■ Collected data
----

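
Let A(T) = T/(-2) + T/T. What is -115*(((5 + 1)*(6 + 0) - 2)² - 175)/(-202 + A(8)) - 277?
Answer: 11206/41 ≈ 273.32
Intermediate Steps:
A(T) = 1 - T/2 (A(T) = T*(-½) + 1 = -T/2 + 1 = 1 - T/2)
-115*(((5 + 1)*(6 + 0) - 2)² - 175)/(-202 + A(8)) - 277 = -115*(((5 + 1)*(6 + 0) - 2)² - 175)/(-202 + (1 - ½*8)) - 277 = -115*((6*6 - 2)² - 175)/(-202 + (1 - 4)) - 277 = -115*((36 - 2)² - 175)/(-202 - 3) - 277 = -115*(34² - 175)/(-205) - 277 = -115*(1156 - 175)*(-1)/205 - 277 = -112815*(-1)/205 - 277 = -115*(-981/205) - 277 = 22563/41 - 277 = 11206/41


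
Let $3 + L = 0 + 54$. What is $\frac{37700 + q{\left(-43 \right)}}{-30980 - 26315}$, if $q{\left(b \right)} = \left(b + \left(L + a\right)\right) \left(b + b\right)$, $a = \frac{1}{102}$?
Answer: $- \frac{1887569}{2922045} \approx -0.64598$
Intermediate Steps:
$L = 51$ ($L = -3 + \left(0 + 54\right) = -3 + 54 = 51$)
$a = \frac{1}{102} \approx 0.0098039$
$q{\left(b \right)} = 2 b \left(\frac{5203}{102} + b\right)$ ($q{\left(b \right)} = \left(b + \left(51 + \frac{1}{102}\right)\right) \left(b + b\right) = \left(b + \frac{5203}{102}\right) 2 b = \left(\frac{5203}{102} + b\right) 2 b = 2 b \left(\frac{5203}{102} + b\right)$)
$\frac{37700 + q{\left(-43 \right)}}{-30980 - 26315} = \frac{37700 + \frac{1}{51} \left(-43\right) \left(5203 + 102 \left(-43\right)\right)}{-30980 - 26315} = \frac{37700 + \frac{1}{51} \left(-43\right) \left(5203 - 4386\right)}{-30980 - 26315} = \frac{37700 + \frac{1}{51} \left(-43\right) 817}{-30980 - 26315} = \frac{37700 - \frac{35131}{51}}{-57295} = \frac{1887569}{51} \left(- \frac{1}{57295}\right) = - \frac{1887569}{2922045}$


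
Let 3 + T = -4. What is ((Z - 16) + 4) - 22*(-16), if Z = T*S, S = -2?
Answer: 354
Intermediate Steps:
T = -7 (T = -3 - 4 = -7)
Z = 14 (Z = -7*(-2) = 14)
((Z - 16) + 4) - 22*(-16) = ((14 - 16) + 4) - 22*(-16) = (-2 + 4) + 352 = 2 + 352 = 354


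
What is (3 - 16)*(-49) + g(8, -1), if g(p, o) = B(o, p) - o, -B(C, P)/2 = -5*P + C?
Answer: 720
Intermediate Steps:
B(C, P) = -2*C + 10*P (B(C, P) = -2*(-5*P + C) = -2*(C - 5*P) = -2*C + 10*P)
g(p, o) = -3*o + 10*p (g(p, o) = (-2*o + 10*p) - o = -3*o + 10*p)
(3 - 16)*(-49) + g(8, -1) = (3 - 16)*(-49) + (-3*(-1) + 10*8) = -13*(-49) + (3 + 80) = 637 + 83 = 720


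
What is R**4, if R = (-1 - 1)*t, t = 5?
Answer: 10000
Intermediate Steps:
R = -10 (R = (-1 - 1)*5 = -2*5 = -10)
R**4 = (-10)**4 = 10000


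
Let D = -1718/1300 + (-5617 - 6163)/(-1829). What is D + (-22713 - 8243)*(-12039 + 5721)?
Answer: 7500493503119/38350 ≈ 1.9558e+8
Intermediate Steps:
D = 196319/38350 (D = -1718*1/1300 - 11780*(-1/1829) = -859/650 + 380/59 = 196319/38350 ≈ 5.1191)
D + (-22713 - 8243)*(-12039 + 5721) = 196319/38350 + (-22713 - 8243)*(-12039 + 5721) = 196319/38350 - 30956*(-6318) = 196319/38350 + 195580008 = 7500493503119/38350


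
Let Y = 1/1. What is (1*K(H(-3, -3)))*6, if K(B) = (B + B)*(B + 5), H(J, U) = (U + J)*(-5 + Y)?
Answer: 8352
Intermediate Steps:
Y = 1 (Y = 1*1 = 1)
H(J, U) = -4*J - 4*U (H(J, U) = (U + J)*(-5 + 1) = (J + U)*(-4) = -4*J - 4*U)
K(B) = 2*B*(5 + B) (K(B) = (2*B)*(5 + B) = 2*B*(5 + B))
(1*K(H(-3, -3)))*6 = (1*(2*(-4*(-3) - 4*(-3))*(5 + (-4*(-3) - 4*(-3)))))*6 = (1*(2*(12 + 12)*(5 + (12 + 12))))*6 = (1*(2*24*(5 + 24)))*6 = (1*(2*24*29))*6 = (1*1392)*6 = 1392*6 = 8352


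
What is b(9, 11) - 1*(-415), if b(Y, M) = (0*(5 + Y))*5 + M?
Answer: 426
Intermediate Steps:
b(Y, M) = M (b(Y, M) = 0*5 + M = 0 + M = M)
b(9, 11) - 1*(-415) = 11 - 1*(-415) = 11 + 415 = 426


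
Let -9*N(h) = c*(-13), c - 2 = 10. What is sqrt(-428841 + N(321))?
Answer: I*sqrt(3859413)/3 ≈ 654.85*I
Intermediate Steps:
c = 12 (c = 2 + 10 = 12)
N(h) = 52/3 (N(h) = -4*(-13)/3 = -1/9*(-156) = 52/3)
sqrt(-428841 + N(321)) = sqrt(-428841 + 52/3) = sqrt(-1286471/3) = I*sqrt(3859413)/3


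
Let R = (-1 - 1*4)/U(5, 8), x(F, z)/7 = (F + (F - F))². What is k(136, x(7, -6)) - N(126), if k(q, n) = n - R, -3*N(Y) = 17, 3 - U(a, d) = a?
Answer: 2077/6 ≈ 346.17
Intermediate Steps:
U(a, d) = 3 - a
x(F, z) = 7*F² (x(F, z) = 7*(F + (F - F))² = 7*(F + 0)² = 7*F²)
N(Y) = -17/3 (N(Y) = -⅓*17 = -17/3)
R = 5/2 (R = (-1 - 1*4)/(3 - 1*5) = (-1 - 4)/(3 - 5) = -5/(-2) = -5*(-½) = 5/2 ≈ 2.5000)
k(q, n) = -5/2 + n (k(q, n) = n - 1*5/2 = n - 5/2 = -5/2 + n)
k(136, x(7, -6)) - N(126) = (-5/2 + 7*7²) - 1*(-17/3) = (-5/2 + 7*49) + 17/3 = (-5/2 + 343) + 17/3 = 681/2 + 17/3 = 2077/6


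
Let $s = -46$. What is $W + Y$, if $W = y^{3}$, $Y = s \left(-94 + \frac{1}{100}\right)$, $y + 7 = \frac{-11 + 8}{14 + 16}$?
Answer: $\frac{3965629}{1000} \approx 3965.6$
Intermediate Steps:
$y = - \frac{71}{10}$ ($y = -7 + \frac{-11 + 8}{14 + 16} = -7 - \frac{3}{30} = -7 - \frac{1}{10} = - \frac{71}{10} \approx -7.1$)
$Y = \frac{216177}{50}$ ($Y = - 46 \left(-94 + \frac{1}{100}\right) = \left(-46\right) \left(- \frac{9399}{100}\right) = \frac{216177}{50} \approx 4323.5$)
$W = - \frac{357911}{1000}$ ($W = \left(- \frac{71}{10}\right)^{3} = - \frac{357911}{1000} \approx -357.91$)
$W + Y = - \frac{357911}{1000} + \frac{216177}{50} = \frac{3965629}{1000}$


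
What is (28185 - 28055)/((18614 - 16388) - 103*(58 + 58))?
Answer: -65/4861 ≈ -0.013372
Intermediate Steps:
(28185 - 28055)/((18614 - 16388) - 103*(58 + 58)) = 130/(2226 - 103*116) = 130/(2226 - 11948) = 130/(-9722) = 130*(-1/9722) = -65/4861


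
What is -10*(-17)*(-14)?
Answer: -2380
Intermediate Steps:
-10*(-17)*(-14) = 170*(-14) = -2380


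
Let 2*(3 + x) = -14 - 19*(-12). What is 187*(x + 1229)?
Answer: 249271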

----

■ DESCRIPTION OF THE TASK
Starting with the first line of the entries, transcribe every line up to and including the one with "Answer: 11206/41 ≈ 273.32".

■ RESPONSE AREA
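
Let A(T) = T/(-2) + T/T. What is -115*(((5 + 1)*(6 + 0) - 2)² - 175)/(-202 + A(8)) - 277?
Answer: 11206/41 ≈ 273.32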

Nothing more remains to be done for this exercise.